_AVAILABLE DATA_
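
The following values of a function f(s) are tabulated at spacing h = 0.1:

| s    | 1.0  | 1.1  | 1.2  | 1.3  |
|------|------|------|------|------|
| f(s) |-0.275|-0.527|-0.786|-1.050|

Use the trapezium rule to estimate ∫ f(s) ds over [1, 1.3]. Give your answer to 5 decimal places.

-0.19755

h = 0.1, n = 3.
(h/2)·[y₀ + 2y₁ + 2y₂ + y₃] = 0.05·(-3.951) = -0.19755.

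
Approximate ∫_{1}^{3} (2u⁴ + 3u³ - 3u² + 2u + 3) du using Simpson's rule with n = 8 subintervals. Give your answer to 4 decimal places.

h = (3 − 1)/8 = 0.25.
Nodes u₀,…,u₈ = 1, 1.25, 1.5, 1.75, 2, 2.25, 2.5, 2.75, 3.
f(u) = 2u⁴ + 3u³ - 3u² + 2u + 3: f₀=7, f₁=11.5546875, f₂=19.5, f₃=32.1484375, f₄=51, f₅=77.7421875, f₆=114.25, f₇=162.5859375, f₈=225.
(h/3)·[f₀ + 4f₁ + 2f₂ + 4f₃ + 2f₄ + 4f₅ + 2f₆ + 4f₇ + f₈] = 0.083333·(1737.625) = 144.8021.

144.8021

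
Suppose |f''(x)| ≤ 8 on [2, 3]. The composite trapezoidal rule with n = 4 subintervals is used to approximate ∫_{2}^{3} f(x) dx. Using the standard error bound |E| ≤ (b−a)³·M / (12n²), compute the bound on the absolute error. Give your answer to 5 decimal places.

|E| ≤ (1)³·8 / (12·4²) = 8/192 = 0.04167.

0.04167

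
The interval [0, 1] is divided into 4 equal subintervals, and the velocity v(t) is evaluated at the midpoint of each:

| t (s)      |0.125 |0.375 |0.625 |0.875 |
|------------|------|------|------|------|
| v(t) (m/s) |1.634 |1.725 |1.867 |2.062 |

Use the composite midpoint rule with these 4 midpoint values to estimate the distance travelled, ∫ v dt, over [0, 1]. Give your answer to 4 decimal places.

1.8220

h = 0.25, n = 4.
h·[y(m₁) + y(m₂) + y(m₃) + y(m₄)] = 0.25·(7.288) = 1.8220.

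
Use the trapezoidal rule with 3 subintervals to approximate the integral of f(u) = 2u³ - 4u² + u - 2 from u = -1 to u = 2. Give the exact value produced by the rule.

h = (2 − (-1))/3 = 1.
Nodes u₀,…,u₃ = -1, 0, 1, 2.
f(u) = 2u³ - 4u² + u - 2: f₀=-9, f₁=-2, f₂=-3, f₃=0.
(h/2)·[f₀ + 2f₁ + 2f₂ + f₃] = 0.5·(-19) = -9.5.

-9.5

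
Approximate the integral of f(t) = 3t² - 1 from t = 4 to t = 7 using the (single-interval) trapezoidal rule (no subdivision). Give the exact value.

289.5

T = (b−a)/2 · [f(4) + f(7)] = 1.5·[47 + 146] = 289.5.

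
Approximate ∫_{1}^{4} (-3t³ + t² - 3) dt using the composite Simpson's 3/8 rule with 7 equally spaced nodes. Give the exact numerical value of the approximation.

h = (4 − 1)/6 = 0.5.
Nodes t₀,…,t₆ = 1, 1.5, 2, 2.5, 3, 3.5, 4.
f(t) = -3t³ + t² - 3: f₀=-5, f₁=-10.875, f₂=-23, f₃=-43.625, f₄=-75, f₅=-119.375, f₆=-179.
(3h/8)·[f₀ + 3f₁ + 3f₂ + 2f₃ + 3f₄ + 3f₅ + f₆] = 0.1875·(-956) = -179.25.

-179.25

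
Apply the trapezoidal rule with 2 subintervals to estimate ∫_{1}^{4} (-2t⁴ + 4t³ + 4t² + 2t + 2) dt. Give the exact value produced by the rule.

-104.4375

h = (4 − 1)/2 = 1.5.
Nodes t₀,…,t₂ = 1, 2.5, 4.
f(t) = -2t⁴ + 4t³ + 4t² + 2t + 2: f₀=10, f₁=16.375, f₂=-182.
(h/2)·[f₀ + 2f₁ + f₂] = 0.75·(-139.25) = -104.4375.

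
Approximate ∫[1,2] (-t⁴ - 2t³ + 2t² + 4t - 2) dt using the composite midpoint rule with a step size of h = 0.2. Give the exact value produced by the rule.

h = (2 − 1)/5 = 0.2.
Midpoints m₁,…,m₅ = 1.1, 1.3, 1.5, 1.7, 1.9.
f(m₁)=0.6939, f(m₂)=-0.6701, f(m₃)=-3.3125, f(m₄)=-7.5981, f(m₅)=-13.9301.
h·[f(m₁) + f(m₂) + f(m₃) + f(m₄) + f(m₅)] = 0.2·(-24.8169) = -4.96338.

-4.96338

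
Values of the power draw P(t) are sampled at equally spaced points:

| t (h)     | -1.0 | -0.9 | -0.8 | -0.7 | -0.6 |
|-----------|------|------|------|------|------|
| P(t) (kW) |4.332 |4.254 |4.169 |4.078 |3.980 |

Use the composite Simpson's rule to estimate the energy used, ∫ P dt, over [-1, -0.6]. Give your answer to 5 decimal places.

1.66593

h = 0.1, n = 4.
(h/3)·[y₀ + 4y₁ + 2y₂ + 4y₃ + y₄] = 0.033333·(49.978) = 1.66593.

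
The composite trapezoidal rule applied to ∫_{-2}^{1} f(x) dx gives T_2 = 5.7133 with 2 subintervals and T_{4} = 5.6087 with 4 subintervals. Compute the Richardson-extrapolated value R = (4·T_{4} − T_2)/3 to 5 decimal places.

5.57383

R = (4·T_{4} − T_2) / 3 = (4·5.6087 − 5.7133)/3 = (16.7215)/3 = 5.57383.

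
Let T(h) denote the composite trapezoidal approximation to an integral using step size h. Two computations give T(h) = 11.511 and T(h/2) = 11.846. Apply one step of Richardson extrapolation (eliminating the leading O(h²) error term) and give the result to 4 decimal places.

R = (4·T(h/2) − T(h)) / 3 = (4·11.846 − 11.511)/3 = (35.873)/3 = 11.9577.

11.9577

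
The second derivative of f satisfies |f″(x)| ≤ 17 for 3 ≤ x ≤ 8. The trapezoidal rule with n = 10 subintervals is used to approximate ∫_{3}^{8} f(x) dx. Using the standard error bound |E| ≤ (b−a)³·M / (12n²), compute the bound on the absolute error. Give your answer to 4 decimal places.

1.7708

|E| ≤ (5)³·17 / (12·10²) = 2125/1200 = 1.7708.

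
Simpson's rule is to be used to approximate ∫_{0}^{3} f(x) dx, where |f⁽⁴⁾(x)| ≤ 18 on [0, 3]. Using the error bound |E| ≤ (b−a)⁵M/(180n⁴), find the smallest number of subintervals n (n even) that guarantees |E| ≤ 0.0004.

16

Need 4374/(180n⁴) ≤ 0.0004.
n⁴ ≥ 4374/(180·0.0004) = 60750 ⇒ n ≥ 15.6995, so the smallest even n is 16. (n must be even for Simpson's rule.)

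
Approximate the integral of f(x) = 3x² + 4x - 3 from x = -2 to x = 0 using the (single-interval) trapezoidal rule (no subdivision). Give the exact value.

-2

T = (b−a)/2 · [f(-2) + f(0)] = 1·[1 + (-3)] = -2.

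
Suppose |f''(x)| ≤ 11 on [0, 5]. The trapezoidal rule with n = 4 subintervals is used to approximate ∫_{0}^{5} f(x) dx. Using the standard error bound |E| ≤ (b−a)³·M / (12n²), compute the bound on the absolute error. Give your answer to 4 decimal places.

7.1615

|E| ≤ (5)³·11 / (12·4²) = 1375/192 = 7.1615.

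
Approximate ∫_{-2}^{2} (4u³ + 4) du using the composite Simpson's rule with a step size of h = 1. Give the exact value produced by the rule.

h = (2 − (-2))/4 = 1.
Nodes u₀,…,u₄ = -2, -1, 0, 1, 2.
f(u) = 4u³ + 4: f₀=-28, f₁=0, f₂=4, f₃=8, f₄=36.
(h/3)·[f₀ + 4f₁ + 2f₂ + 4f₃ + f₄] = 0.333333·(48) = 16.

16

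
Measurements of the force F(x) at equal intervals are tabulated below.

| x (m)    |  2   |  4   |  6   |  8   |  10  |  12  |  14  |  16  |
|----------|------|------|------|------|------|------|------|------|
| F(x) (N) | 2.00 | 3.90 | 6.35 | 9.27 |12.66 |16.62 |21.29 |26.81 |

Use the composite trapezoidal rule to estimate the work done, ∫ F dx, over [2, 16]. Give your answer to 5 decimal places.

168.99000

h = 2, n = 7.
(h/2)·[y₀ + 2y₁ + 2y₂ + 2y₃ + 2y₄ + 2y₅ + 2y₆ + y₇] = 1·(168.99) = 168.99000.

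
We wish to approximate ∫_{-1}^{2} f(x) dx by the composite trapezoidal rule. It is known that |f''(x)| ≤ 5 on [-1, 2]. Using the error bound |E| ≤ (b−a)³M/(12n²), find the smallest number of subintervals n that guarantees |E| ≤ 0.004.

54

Need 135/(12n²) ≤ 0.004.
n² ≥ 135/(12·0.004) = 2812.5 ⇒ n ≥ 53.0330, so the smallest n is 54.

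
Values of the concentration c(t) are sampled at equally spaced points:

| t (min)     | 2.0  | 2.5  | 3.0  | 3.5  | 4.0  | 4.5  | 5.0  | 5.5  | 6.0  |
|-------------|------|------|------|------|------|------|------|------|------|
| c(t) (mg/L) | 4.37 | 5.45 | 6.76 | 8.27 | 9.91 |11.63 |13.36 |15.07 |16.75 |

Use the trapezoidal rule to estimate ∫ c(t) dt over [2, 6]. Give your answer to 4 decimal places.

h = 0.5, n = 8.
(h/2)·[y₀ + 2y₁ + 2y₂ + 2y₃ + 2y₄ + 2y₅ + 2y₆ + 2y₇ + y₈] = 0.25·(162.02) = 40.5050.

40.5050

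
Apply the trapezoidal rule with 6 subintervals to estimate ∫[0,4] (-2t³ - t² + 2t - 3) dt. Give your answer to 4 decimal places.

h = (4 − 0)/6 = 0.666667.
Nodes t₀,…,t₆ = 0, 0.666667, 1.333333, 2, 2.666667, 3.333333, 4.
f(t) = -2t³ - t² + 2t - 3: f₀=-3, f₁=-2.703704, f₂=-6.851852, f₃=-19, f₄=-42.703704, f₅=-81.518519, f₆=-139.
(h/2)·[f₀ + 2f₁ + 2f₂ + 2f₃ + 2f₄ + 2f₅ + f₆] = 0.333333·(-447.555556) = -149.1852.

-149.1852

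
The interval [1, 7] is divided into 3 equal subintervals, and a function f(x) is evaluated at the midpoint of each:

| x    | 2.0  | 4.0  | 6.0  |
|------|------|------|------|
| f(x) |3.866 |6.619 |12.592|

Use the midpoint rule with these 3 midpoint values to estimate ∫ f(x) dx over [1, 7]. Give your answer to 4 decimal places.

h = 2, n = 3.
h·[y(m₁) + y(m₂) + y(m₃)] = 2·(23.077) = 46.1540.

46.1540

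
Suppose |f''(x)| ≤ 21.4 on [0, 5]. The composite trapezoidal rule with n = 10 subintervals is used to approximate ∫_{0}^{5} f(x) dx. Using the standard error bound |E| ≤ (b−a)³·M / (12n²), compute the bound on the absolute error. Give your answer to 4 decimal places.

|E| ≤ (5)³·21.4 / (12·10²) = 2675/1200 = 2.2292.

2.2292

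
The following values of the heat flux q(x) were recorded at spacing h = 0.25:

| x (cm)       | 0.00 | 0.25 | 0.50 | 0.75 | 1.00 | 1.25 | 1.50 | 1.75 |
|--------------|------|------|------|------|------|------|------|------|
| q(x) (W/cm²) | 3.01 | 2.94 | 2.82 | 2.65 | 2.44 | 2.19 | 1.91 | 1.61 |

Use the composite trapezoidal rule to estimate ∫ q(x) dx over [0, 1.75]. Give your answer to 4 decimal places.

4.3150

h = 0.25, n = 7.
(h/2)·[y₀ + 2y₁ + 2y₂ + 2y₃ + 2y₄ + 2y₅ + 2y₆ + y₇] = 0.125·(34.52) = 4.3150.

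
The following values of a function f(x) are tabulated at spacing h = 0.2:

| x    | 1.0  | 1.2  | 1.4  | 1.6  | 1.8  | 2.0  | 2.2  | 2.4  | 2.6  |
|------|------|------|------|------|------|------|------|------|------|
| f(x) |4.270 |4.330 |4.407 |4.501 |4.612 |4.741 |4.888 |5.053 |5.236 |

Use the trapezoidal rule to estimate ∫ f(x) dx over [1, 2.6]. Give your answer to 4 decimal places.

7.4570

h = 0.2, n = 8.
(h/2)·[y₀ + 2y₁ + 2y₂ + 2y₃ + 2y₄ + 2y₅ + 2y₆ + 2y₇ + y₈] = 0.1·(74.570) = 7.4570.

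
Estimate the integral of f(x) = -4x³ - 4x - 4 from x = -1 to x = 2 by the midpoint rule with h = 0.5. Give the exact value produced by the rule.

-32.625

h = (2 − (-1))/6 = 0.5.
Midpoints m₁,…,m₆ = -0.75, -0.25, 0.25, 0.75, 1.25, 1.75.
f(m₁)=0.6875, f(m₂)=-2.9375, f(m₃)=-5.0625, f(m₄)=-8.6875, f(m₅)=-16.8125, f(m₆)=-32.4375.
h·[f(m₁) + f(m₂) + f(m₃) + f(m₄) + f(m₅) + f(m₆)] = 0.5·(-65.25) = -32.625.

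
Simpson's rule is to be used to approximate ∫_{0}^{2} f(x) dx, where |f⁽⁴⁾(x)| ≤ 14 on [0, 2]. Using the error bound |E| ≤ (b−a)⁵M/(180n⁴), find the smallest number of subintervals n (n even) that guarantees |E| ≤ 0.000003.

32

Need 448/(180n⁴) ≤ 0.000003.
n⁴ ≥ 448/(180·0.000003) = 829630 ⇒ n ≥ 30.1801, so the smallest even n is 32. (n must be even for Simpson's rule.)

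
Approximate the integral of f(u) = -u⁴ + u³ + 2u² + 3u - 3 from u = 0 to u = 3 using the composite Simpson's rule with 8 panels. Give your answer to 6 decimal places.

h = (3 − 0)/8 = 0.375.
Nodes u₀,…,u₈ = 0, 0.375, 0.75, 1.125, 1.5, 1.875, 2.25, 2.625, 3.
f(u) = -u⁴ + u³ + 2u² + 3u - 3: f₀=-3, f₁=-1.560791015625, f₂=0.48046875, f₃=2.728271484375, f₄=4.3125, f₅=3.888427734375, f₆=-0.36328125, f₇=-10.736572265625, f₈=-30.
(h/3)·[f₀ + 4f₁ + 2f₂ + 4f₃ + 2f₄ + 4f₅ + 2f₆ + 4f₇ + f₈] = 0.125·(-46.86328125) = -5.857910.

-5.857910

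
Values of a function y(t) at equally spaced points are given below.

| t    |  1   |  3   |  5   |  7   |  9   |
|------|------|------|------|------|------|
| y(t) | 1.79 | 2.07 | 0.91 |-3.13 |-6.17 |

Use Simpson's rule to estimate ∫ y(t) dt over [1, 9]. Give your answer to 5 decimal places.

-4.53333

h = 2, n = 4.
(h/3)·[y₀ + 4y₁ + 2y₂ + 4y₃ + y₄] = 0.666667·(-6.80) = -4.53333.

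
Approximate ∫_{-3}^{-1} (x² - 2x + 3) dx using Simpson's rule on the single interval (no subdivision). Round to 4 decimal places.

22.6667

S = (b−a)/6 · [f(-3) + 4f(-2) + f(-1)] = 0.333333·[18 + 4·11 + 6] = 22.6667.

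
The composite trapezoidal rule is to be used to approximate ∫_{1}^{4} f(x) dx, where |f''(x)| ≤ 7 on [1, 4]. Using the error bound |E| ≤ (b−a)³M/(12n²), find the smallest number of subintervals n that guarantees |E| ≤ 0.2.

9

Need 189/(12n²) ≤ 0.2.
n² ≥ 189/(12·0.2) = 78.75 ⇒ n ≥ 8.8741, so the smallest n is 9.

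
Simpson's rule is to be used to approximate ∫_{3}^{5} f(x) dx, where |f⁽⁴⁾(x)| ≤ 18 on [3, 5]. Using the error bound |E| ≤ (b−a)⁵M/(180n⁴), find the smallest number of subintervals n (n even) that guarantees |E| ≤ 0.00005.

16

Need 576/(180n⁴) ≤ 0.00005.
n⁴ ≥ 576/(180·0.00005) = 64000 ⇒ n ≥ 15.9054, so the smallest even n is 16. (n must be even for Simpson's rule.)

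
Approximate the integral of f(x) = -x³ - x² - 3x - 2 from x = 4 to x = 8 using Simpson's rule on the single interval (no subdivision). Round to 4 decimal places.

-1189.3333

S = (b−a)/6 · [f(4) + 4f(6) + f(8)] = 0.666667·[(-94) + 4·(-272) + (-602)] = -1189.3333.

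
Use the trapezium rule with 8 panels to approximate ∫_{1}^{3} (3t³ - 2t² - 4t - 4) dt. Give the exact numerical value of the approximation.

h = (3 − 1)/8 = 0.25.
Nodes t₀,…,t₈ = 1, 1.25, 1.5, 1.75, 2, 2.25, 2.5, 2.75, 3.
f(t) = 3t³ - 2t² - 4t - 4: f₀=-7, f₁=-6.265625, f₂=-4.375, f₃=-1.046875, f₄=4, f₅=11.046875, f₆=20.375, f₇=32.265625, f₈=47.
(h/2)·[f₀ + 2f₁ + 2f₂ + 2f₃ + 2f₄ + 2f₅ + 2f₆ + 2f₇ + f₈] = 0.125·(152) = 19.

19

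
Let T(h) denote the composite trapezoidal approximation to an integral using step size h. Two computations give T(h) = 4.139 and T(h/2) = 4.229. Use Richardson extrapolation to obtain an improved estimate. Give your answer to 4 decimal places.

4.2590

R = (4·T(h/2) − T(h)) / 3 = (4·4.229 − 4.139)/3 = (12.777)/3 = 4.2590.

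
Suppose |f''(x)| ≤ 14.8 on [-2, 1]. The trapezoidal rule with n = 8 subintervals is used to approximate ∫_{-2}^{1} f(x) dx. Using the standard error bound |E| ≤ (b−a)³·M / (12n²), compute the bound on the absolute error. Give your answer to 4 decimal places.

|E| ≤ (3)³·14.8 / (12·8²) = 399.6/768 = 0.5203.

0.5203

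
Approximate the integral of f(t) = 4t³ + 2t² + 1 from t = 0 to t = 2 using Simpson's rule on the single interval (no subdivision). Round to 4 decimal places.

23.3333

S = (b−a)/6 · [f(0) + 4f(1) + f(2)] = 0.333333·[1 + 4·7 + 41] = 23.3333.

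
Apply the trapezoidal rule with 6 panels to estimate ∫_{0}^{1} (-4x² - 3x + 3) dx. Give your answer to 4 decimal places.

0.1481

h = (1 − 0)/6 = 0.166667.
Nodes x₀,…,x₆ = 0, 0.166667, 0.333333, 0.5, 0.666667, 0.833333, 1.
f(x) = -4x² - 3x + 3: f₀=3, f₁=2.388889, f₂=1.555556, f₃=0.5, f₄=-0.777778, f₅=-2.277778, f₆=-4.
(h/2)·[f₀ + 2f₁ + 2f₂ + 2f₃ + 2f₄ + 2f₅ + f₆] = 0.083333·(1.777778) = 0.1481.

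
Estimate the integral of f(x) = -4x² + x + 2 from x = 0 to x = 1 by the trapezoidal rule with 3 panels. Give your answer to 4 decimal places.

h = (1 − 0)/3 = 0.333333.
Nodes x₀,…,x₃ = 0, 0.333333, 0.666667, 1.
f(x) = -4x² + x + 2: f₀=2, f₁=1.888889, f₂=0.888889, f₃=-1.
(h/2)·[f₀ + 2f₁ + 2f₂ + f₃] = 0.166667·(6.555556) = 1.0926.

1.0926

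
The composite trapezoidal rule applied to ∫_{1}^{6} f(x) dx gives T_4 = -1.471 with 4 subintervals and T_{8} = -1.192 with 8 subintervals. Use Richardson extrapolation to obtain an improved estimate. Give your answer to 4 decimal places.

-1.0990

R = (4·T_{8} − T_4) / 3 = (4·(-1.192) − (-1.471))/3 = (-3.297)/3 = -1.0990.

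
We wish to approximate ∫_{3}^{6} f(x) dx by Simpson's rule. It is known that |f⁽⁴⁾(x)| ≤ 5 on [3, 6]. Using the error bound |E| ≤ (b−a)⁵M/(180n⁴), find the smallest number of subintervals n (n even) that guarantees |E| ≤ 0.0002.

Need 1215/(180n⁴) ≤ 0.0002.
n⁴ ≥ 1215/(180·0.0002) = 33750 ⇒ n ≥ 13.5540, so the smallest even n is 14. (n must be even for Simpson's rule.)

14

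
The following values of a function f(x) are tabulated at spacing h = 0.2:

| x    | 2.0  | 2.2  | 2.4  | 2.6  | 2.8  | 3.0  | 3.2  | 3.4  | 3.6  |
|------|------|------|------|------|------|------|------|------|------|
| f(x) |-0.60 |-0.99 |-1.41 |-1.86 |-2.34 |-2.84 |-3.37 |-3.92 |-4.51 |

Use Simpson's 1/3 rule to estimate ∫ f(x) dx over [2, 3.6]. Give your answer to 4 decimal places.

-3.8527

h = 0.2, n = 8.
(h/3)·[y₀ + 4y₁ + 2y₂ + 4y₃ + 2y₄ + 4y₅ + 2y₆ + 4y₇ + y₈] = 0.066667·(-57.79) = -3.8527.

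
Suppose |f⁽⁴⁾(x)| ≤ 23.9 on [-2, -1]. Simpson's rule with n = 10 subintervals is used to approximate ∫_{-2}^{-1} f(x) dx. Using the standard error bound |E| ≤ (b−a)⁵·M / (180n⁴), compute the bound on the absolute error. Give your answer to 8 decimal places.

0.00001328

|E| ≤ (1)⁵·23.9 / (180·10⁴) = 23.9/1800000 = 0.00001328.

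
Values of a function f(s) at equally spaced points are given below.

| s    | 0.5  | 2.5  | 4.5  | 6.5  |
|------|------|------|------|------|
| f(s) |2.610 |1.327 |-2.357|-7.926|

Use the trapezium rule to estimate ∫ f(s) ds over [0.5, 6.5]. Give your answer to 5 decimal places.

h = 2, n = 3.
(h/2)·[y₀ + 2y₁ + 2y₂ + y₃] = 1·(-7.376) = -7.37600.

-7.37600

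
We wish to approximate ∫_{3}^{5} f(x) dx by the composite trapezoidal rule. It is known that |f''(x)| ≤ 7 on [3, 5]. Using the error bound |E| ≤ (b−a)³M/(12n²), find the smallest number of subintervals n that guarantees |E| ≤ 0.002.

Need 56/(12n²) ≤ 0.002.
n² ≥ 56/(12·0.002) = 2333.33 ⇒ n ≥ 48.3046, so the smallest n is 49.

49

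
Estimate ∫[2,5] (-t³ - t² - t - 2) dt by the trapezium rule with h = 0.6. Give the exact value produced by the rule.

-209.82

h = (5 − 2)/5 = 0.6.
Nodes t₀,…,t₅ = 2, 2.6, 3.2, 3.8, 4.4, 5.
f(t) = -t³ - t² - t - 2: f₀=-16, f₁=-28.936, f₂=-48.208, f₃=-75.112, f₄=-110.944, f₅=-157.
(h/2)·[f₀ + 2f₁ + 2f₂ + 2f₃ + 2f₄ + f₅] = 0.3·(-699.4) = -209.82.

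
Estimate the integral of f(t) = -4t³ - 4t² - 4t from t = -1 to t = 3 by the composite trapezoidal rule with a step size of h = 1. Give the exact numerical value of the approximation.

-144

h = (3 − (-1))/4 = 1.
Nodes t₀,…,t₄ = -1, 0, 1, 2, 3.
f(t) = -4t³ - 4t² - 4t: f₀=4, f₁=0, f₂=-12, f₃=-56, f₄=-156.
(h/2)·[f₀ + 2f₁ + 2f₂ + 2f₃ + f₄] = 0.5·(-288) = -144.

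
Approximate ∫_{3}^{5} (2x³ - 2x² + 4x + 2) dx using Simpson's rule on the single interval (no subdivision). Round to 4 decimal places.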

_WHAT TO WORK ON_
Starting with the line that contains "f(s) |2.610 |1.327 |-2.357|-7.926|", write out each line through the end of the listing, exactly as it appears, and include nothing else.

_RESPONSE TO THIS EXERCISE_
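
| f(s) |2.610 |1.327 |-2.357|-7.926|

Use the trapezium rule to estimate ∫ f(s) ds over [0.5, 6.5]. Give your answer to 5 decimal places.

h = 2, n = 3.
(h/2)·[y₀ + 2y₁ + 2y₂ + y₃] = 1·(-7.376) = -7.37600.

-7.37600

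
We wish to approximate ∫_{3}^{5} f(x) dx by the composite trapezoidal rule. It is known that |f''(x)| ≤ 7 on [3, 5]. Using the error bound |E| ≤ (b−a)³M/(12n²), find the smallest number of subintervals n that guarantees |E| ≤ 0.002.

Need 56/(12n²) ≤ 0.002.
n² ≥ 56/(12·0.002) = 2333.33 ⇒ n ≥ 48.3046, so the smallest n is 49.

49

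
Estimate ∫[2,5] (-t³ - t² - t - 2) dt by the trapezium rule with h = 0.6. Give the exact value produced by the rule.

-209.82

h = (5 − 2)/5 = 0.6.
Nodes t₀,…,t₅ = 2, 2.6, 3.2, 3.8, 4.4, 5.
f(t) = -t³ - t² - t - 2: f₀=-16, f₁=-28.936, f₂=-48.208, f₃=-75.112, f₄=-110.944, f₅=-157.
(h/2)·[f₀ + 2f₁ + 2f₂ + 2f₃ + 2f₄ + f₅] = 0.3·(-699.4) = -209.82.

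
Estimate the integral of f(t) = -4t³ - 4t² - 4t from t = -1 to t = 3 by the composite trapezoidal rule with a step size of h = 1. Give the exact numerical value of the approximation.

-144

h = (3 − (-1))/4 = 1.
Nodes t₀,…,t₄ = -1, 0, 1, 2, 3.
f(t) = -4t³ - 4t² - 4t: f₀=4, f₁=0, f₂=-12, f₃=-56, f₄=-156.
(h/2)·[f₀ + 2f₁ + 2f₂ + 2f₃ + f₄] = 0.5·(-288) = -144.

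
Approximate ∫_{3}^{5} (2x³ - 2x² + 4x + 2) dx using Simpson's rule on the single interval (no subdivision). Round to 4 decimal places.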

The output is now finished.